*EXERCISE PROMPT*: The lines to copy are those in the records below that hold the word "significant".

*** INPUT RECORDS ***

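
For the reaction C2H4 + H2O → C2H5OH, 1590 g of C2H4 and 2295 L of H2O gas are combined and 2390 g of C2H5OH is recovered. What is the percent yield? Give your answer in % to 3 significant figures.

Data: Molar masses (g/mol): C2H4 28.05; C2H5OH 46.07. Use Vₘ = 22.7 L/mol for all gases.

91.5 %

n(C2H4) = 1590 / 28.05 = 56.68 mol
n(H2O) = 2295 / 22.7 = 101.1 mol
n/ν for C2H4 = 56.68/1 = 56.68
n/ν for H2O = 101.1/1 = 101.1
Smallest n/ν is C2H4 → limiting reagent.
theoretical n(C2H5OH) = (1/1) × 56.68 = 56.68 mol → 2611 g
% yield = 2390 / 2611 × 100 = 91.54 %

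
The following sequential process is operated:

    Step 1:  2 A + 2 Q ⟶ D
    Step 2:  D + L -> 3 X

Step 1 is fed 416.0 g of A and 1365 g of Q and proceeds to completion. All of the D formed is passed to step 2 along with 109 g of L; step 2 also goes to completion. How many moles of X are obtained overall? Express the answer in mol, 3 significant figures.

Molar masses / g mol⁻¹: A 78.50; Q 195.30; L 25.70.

Step 1:
n(A) = 416.0 / 78.50 = 5.299 mol
n(Q) = 1365 / 195.30 = 6.989 mol
n/ν for A = 5.299/2 = 2.650
n/ν for Q = 6.989/2 = 3.495
Smallest n/ν is A → limiting reagent.
n(D) produced = (1/2) × 5.299 = 2.650 mol
Step 2:
n(D) available = 2.650 mol
n(L) = 109.0 / 25.70 = 4.241 mol
n/ν for D = 2.650/1 = 2.650
n/ν for L = 4.241/1 = 4.241
Smallest n/ν is D → limiting reagent.
n(X) = (3/1) × 2.650 = 7.950 mol

7.95 mol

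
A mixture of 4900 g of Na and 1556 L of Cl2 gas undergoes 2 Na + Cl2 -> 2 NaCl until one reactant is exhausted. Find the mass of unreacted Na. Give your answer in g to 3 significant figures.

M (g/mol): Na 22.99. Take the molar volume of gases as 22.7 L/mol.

1750 g

n(Na) = 4900 / 22.99 = 213.1 mol
n(Cl2) = 1556 / 22.7 = 68.55 mol
n/ν → Na: 106.6, Cl2: 68.55; Cl2 is limiting.
Na consumed = (2/1) × 68.55 = 137.1 mol
Na remaining = 213.1 − 137.1 = 76.00 mol
mass = 76.00 × 22.99 = 1747 g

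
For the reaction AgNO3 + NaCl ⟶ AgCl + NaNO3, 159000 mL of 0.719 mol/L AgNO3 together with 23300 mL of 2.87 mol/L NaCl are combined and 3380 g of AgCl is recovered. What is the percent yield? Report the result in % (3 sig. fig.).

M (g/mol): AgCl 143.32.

35.3 %

n(AgNO3) = 0.719 × 159000/1000 = 114.3 mol
n(NaCl) = 2.87 × 23300/1000 = 66.87 mol
n/ν → AgNO3: 114.3, NaCl: 66.87; NaCl is limiting.
theoretical n(AgCl) = (1/1) × 66.87 = 66.87 mol → 9584 g
% yield = 3380 / 9584 × 100 = 35.27 %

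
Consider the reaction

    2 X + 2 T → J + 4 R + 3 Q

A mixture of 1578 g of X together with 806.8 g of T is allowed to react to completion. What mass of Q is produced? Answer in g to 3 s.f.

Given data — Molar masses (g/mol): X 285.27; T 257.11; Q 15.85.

n(X) = 1578 / 285.27 = 5.532 mol
n(T) = 806.8 / 257.11 = 3.138 mol
n/ν → X: 2.766, T: 1.569; T is limiting.
n(Q) = (3/2) × 3.138 = 4.707 mol
mass = 4.707 × 15.85 = 74.61 g

74.6 g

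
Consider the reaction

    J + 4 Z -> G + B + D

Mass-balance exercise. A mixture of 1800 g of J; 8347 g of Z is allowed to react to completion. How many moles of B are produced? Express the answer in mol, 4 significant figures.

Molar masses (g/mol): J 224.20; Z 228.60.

8.029 mol

n(J) = 1800 / 224.20 = 8.029 mol
n(Z) = 8347 / 228.60 = 36.51 mol
n/ν → J: 8.029, Z: 9.128; J is limiting.
n(B) = (1/1) × 8.029 = 8.029 mol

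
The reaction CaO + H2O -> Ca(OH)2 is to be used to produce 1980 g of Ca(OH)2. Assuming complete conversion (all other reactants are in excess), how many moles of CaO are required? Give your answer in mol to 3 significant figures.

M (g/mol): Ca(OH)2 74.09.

n(Ca(OH)2) = 1980 / 74.09 = 26.72 mol
n(CaO) = (1/1) × 26.72 = 26.72 mol

26.7 mol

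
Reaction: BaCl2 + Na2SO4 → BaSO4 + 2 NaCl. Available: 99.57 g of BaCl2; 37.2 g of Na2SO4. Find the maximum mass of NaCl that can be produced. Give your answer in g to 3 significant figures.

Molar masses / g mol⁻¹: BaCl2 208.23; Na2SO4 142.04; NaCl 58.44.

30.6 g

n(BaCl2) = 99.57 / 208.23 = 0.4782 mol
n(Na2SO4) = 37.20 / 142.04 = 0.2619 mol
n/ν → BaCl2: 0.4782, Na2SO4: 0.2619; Na2SO4 is limiting.
n(NaCl) = (2/1) × 0.2619 = 0.5238 mol
mass = 0.5238 × 58.44 = 30.61 g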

*** End of INPUT RECORDS ***

*OUTPUT OF THE EXERCISE*:
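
For the reaction C2H4 + H2O → C2H5OH, 1590 g of C2H4 and 2295 L of H2O gas are combined and 2390 g of C2H5OH is recovered. What is the percent yield? Give your answer in % to 3 significant figures.
Step 1 is fed 416.0 g of A and 1365 g of Q and proceeds to completion. All of the D formed is passed to step 2 along with 109 g of L; step 2 also goes to completion. How many moles of X are obtained overall? Express the answer in mol, 3 significant figures.
A mixture of 4900 g of Na and 1556 L of Cl2 gas undergoes 2 Na + Cl2 -> 2 NaCl until one reactant is exhausted. Find the mass of unreacted Na. Give your answer in g to 3 significant figures.
Mass-balance exercise. A mixture of 1800 g of J; 8347 g of Z is allowed to react to completion. How many moles of B are produced? Express the answer in mol, 4 significant figures.
The reaction CaO + H2O -> Ca(OH)2 is to be used to produce 1980 g of Ca(OH)2. Assuming complete conversion (all other reactants are in excess), how many moles of CaO are required? Give your answer in mol to 3 significant figures.
Reaction: BaCl2 + Na2SO4 → BaSO4 + 2 NaCl. Available: 99.57 g of BaCl2; 37.2 g of Na2SO4. Find the maximum mass of NaCl that can be produced. Give your answer in g to 3 significant figures.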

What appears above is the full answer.